* [Exercise brief]
Using the entries below, show all lines with the string "lexer".

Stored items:
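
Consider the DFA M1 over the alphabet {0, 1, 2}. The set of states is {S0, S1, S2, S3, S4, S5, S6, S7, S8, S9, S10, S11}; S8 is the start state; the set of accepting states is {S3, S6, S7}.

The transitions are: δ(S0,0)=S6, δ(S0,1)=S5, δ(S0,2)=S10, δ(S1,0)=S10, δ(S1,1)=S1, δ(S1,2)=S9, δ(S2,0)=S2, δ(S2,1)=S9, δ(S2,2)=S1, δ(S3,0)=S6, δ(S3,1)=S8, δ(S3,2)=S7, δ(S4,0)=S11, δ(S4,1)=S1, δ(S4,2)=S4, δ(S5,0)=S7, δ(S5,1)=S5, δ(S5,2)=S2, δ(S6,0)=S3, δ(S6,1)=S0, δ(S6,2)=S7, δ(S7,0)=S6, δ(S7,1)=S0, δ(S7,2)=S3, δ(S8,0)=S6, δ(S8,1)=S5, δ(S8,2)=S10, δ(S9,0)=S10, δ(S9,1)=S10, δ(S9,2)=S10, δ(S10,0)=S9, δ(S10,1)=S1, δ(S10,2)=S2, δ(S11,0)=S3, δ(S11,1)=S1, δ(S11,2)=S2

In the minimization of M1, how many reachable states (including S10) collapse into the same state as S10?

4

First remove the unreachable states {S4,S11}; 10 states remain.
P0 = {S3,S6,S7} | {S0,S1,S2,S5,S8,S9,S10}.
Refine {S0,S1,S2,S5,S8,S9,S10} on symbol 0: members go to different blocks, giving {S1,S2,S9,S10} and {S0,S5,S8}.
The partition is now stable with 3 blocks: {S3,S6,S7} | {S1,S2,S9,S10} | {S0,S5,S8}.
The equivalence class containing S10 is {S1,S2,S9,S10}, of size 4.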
...
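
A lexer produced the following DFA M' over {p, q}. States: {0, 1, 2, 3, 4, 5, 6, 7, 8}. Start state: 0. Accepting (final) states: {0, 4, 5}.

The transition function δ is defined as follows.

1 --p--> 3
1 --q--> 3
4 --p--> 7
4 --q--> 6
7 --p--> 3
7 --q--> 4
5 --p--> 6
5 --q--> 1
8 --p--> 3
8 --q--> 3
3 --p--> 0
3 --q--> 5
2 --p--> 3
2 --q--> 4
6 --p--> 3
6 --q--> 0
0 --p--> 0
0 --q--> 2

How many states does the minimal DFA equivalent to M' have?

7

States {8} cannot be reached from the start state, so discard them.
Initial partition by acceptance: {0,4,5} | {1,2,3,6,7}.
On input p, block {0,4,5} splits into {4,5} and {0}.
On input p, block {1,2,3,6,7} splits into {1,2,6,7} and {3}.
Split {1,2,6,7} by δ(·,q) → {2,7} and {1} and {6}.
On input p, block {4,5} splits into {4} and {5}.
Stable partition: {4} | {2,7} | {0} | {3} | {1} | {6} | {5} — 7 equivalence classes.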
--
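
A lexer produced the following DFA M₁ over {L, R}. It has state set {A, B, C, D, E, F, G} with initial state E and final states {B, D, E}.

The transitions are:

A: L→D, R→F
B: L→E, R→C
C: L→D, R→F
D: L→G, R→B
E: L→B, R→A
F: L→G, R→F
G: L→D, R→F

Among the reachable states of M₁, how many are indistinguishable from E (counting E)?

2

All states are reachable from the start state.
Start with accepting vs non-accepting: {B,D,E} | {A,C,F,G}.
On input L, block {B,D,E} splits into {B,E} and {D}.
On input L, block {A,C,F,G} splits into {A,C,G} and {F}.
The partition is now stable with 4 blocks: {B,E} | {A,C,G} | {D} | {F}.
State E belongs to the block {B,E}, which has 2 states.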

* [Answer to this task]
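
A lexer produced the following DFA M' over {p, q}. States: {0, 1, 2, 3, 4, 5, 6, 7, 8}. Start state: 0. Accepting (final) states: {0, 4, 5}.
A lexer produced the following DFA M₁ over {L, R}. It has state set {A, B, C, D, E, F, G} with initial state E and final states {B, D, E}.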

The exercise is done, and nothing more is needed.